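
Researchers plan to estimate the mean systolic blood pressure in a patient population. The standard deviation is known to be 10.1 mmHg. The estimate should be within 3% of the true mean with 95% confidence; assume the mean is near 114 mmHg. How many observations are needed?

For a mean, the margin of error is E = z·σ/√n, so n = (zσ/E)².
At 95% confidence, z = 1.960.
E = 3% of 114 = 3.42 mmHg.
n = (1.960 × 10.1 / 3.42)² = 33.50
Round up: n = 34.

34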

_Problem:_ A faithful, word-for-word copy of the data is the expected answer.

_Answer below:_
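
Researchers plan to estimate the mean systolic blood pressure in a patient population. The standard deviation is known to be 10.1 mmHg. The estimate should be within 3% of the true mean with 95% confidence; assume the mean is near 114 mmHg. How many observations are needed?

For a mean, the margin of error is E = z·σ/√n, so n = (zσ/E)².
At 95% confidence, z = 1.960.
E = 3% of 114 = 3.42 mmHg.
n = (1.960 × 10.1 / 3.42)² = 33.50
Round up: n = 34.

34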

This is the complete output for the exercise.